What the task asks
When you reach the line that contains "Consider triangle UVW" in the data below, copy it and every line after it exactly, adding nothing.

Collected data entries
◇ ◇ ◇ ◇
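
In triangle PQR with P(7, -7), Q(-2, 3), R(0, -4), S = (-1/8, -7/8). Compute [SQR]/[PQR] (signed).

1/8

[PQR] = ½·(7·(3−(-4)) + (-2)·(-4−(-7)) + 0·(-7−3)) = ½·(49 − 6 + 0) = 43/2.
[SQR] = ½·((-1/8)·(3−(-4)) + (-2)·(-4−(-7/8)) + 0·(-7/8−3)) = ½·(-7/8 + 25/4 + 0) = 43/16, so the ratio is (43/16)/(43/2) = 1/8.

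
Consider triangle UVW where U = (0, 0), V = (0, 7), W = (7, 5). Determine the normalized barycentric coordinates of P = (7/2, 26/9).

(4/9, 1/18, 1/2)

Signed area of the reference triangle: [UVW] = ½·(0·(7−5) + 0·(5−0) + 7·(0−7)) = ½·(0 + 0 − 49) = -49/2.
[PVW] = ½·((7/2)·(7−5) + 0·(5−(26/9)) + 7·(26/9−7)) = ½·(7 + 0 − 259/9) = -98/9, so the U-coordinate is (-98/9)/(-49/2) = 4/9.
[UPW] = ½·(0·(26/9−5) + (7/2)·(5−0) + 7·(0−(26/9))) = ½·(0 + 35/2 − 182/9) = -49/36, so the V-coordinate is 1/18.
[UVP] = ½·(0·(7−(26/9)) + 0·(26/9−0) + (7/2)·(0−7)) = ½·(0 + 0 − 49/2) = -49/4, so the W-coordinate is 1/2.
Check: 4/9 + 1/18 + 1/2 = 1.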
◇ ◇ ◇ ◇
Output
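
Consider triangle UVW where U = (0, 0), V = (0, 7), W = (7, 5). Determine the normalized barycentric coordinates of P = (7/2, 26/9).

(4/9, 1/18, 1/2)

Signed area of the reference triangle: [UVW] = ½·(0·(7−5) + 0·(5−0) + 7·(0−7)) = ½·(0 + 0 − 49) = -49/2.
[PVW] = ½·((7/2)·(7−5) + 0·(5−(26/9)) + 7·(26/9−7)) = ½·(7 + 0 − 259/9) = -98/9, so the U-coordinate is (-98/9)/(-49/2) = 4/9.
[UPW] = ½·(0·(26/9−5) + (7/2)·(5−0) + 7·(0−(26/9))) = ½·(0 + 35/2 − 182/9) = -49/36, so the V-coordinate is 1/18.
[UVP] = ½·(0·(7−(26/9)) + 0·(26/9−0) + (7/2)·(0−7)) = ½·(0 + 0 − 49/2) = -49/4, so the W-coordinate is 1/2.
Check: 4/9 + 1/18 + 1/2 = 1.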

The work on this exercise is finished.